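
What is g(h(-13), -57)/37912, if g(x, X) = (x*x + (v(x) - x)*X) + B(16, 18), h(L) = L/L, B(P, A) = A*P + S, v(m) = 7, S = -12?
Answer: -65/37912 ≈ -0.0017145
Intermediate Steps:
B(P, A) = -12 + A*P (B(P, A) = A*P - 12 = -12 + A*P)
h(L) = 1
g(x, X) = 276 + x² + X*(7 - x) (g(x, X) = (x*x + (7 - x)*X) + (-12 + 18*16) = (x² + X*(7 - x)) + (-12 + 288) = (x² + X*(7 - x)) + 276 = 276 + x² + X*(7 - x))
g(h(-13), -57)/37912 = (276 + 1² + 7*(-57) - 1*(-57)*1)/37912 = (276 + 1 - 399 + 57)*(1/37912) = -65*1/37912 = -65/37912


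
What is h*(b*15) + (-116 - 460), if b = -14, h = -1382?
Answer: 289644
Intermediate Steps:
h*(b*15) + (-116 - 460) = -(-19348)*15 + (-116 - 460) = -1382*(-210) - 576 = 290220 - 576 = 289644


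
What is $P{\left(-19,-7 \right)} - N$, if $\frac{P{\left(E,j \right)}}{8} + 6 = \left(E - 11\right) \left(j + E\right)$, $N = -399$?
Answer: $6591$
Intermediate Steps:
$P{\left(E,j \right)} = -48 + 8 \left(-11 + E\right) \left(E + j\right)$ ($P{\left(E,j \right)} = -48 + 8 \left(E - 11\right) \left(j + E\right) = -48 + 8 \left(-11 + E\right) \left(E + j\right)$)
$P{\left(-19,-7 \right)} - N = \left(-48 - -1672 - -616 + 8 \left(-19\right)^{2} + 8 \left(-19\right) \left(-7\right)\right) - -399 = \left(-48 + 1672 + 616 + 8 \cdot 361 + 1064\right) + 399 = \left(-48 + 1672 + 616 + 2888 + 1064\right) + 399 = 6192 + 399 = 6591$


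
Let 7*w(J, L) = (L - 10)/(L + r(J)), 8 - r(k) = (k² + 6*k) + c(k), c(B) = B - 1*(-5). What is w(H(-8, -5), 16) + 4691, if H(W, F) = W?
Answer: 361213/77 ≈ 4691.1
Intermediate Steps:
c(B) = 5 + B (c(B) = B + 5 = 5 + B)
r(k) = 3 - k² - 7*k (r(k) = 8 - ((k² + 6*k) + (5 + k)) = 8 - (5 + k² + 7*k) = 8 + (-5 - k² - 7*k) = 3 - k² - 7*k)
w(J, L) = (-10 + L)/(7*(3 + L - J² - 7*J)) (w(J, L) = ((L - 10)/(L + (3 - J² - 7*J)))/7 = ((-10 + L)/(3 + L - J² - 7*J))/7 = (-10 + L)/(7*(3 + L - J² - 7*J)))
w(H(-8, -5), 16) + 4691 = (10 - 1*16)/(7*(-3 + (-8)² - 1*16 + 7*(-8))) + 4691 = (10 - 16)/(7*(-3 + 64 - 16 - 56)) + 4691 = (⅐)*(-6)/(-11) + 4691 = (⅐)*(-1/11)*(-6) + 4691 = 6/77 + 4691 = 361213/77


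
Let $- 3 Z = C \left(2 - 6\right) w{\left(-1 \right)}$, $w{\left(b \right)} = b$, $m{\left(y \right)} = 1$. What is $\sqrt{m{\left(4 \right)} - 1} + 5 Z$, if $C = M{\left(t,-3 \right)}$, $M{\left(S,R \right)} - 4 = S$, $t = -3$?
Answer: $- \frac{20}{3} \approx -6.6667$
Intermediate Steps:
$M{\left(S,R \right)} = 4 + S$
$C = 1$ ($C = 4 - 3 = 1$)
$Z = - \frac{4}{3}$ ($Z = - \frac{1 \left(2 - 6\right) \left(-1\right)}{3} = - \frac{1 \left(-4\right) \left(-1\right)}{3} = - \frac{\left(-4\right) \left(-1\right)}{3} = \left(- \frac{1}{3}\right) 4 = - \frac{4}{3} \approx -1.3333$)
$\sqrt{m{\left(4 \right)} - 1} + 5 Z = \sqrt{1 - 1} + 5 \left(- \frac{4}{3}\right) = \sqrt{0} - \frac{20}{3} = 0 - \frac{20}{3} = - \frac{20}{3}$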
----------------
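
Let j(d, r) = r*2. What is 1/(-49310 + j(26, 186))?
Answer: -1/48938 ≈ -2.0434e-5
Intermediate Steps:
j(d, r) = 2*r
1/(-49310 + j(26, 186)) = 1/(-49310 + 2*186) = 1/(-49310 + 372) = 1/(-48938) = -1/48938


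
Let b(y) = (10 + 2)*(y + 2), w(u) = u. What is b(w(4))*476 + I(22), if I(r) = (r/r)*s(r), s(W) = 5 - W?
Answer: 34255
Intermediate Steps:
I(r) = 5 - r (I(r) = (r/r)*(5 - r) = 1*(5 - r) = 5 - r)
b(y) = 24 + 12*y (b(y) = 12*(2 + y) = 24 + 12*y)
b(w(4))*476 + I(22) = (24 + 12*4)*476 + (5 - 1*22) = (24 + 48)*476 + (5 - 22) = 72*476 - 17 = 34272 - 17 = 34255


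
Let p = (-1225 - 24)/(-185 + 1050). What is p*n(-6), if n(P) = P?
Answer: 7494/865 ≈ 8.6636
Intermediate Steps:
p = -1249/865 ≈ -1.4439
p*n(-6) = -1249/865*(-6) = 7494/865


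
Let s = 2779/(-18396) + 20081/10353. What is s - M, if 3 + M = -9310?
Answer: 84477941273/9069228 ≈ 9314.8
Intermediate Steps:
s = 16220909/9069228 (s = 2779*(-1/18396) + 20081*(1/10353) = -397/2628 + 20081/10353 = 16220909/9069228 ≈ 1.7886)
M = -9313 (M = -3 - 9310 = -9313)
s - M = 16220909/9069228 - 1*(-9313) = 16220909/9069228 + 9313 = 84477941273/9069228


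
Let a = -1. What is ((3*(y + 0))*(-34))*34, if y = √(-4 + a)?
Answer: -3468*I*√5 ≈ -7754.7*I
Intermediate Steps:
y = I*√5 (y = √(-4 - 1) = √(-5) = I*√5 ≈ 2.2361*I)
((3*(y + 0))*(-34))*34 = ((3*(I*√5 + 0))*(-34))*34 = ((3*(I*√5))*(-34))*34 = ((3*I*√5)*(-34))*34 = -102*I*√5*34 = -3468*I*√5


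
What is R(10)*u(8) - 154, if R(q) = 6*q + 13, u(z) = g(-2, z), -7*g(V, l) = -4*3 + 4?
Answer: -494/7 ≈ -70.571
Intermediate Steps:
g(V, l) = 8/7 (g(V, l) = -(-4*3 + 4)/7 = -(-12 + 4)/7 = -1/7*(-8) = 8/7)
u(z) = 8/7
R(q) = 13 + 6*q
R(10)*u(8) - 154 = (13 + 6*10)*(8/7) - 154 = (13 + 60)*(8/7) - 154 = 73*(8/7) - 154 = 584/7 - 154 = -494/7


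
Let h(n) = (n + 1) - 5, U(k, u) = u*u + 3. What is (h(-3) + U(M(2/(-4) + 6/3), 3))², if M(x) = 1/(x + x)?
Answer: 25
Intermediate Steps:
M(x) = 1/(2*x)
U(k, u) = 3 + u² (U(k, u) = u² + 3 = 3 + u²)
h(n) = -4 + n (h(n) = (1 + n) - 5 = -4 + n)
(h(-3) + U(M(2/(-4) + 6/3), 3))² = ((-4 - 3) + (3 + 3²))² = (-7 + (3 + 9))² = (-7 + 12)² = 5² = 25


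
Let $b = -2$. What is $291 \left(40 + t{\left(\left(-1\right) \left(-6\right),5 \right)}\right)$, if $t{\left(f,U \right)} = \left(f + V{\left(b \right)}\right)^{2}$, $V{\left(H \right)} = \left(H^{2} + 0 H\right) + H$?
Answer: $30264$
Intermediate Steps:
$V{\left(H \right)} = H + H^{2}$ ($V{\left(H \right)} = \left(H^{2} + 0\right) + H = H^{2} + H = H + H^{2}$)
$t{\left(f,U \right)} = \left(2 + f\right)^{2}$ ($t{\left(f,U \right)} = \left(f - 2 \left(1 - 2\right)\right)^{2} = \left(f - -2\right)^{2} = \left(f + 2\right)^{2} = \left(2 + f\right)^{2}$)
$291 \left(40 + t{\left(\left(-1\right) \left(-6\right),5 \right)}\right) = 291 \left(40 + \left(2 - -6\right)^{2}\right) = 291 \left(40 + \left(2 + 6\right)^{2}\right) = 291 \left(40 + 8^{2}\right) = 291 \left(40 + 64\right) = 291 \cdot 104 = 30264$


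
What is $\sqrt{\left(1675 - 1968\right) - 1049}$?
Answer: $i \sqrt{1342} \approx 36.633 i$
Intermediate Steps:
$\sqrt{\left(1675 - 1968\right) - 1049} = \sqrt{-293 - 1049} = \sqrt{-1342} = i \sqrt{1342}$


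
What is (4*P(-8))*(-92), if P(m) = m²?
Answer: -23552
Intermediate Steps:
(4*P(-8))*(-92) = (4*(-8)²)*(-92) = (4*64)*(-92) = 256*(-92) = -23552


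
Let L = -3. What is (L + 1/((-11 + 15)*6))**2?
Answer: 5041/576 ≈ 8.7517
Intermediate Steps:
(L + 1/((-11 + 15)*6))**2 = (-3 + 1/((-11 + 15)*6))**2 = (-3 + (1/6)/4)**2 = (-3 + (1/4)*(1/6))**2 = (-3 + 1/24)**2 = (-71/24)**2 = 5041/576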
----------------
Task prompt -
The required answer is the exact run of lines above starting at the line with "What is g(h(-13), -57)/37912, if" and ending at the line with "Answer: $6591$", with both ends present.

Exercise answer -
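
What is g(h(-13), -57)/37912, if g(x, X) = (x*x + (v(x) - x)*X) + B(16, 18), h(L) = L/L, B(P, A) = A*P + S, v(m) = 7, S = -12?
Answer: -65/37912 ≈ -0.0017145
Intermediate Steps:
B(P, A) = -12 + A*P (B(P, A) = A*P - 12 = -12 + A*P)
h(L) = 1
g(x, X) = 276 + x² + X*(7 - x) (g(x, X) = (x*x + (7 - x)*X) + (-12 + 18*16) = (x² + X*(7 - x)) + (-12 + 288) = (x² + X*(7 - x)) + 276 = 276 + x² + X*(7 - x))
g(h(-13), -57)/37912 = (276 + 1² + 7*(-57) - 1*(-57)*1)/37912 = (276 + 1 - 399 + 57)*(1/37912) = -65*1/37912 = -65/37912


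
What is h*(b*15) + (-116 - 460), if b = -14, h = -1382?
Answer: 289644
Intermediate Steps:
h*(b*15) + (-116 - 460) = -(-19348)*15 + (-116 - 460) = -1382*(-210) - 576 = 290220 - 576 = 289644


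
What is $P{\left(-19,-7 \right)} - N$, if $\frac{P{\left(E,j \right)}}{8} + 6 = \left(E - 11\right) \left(j + E\right)$, $N = -399$?
Answer: $6591$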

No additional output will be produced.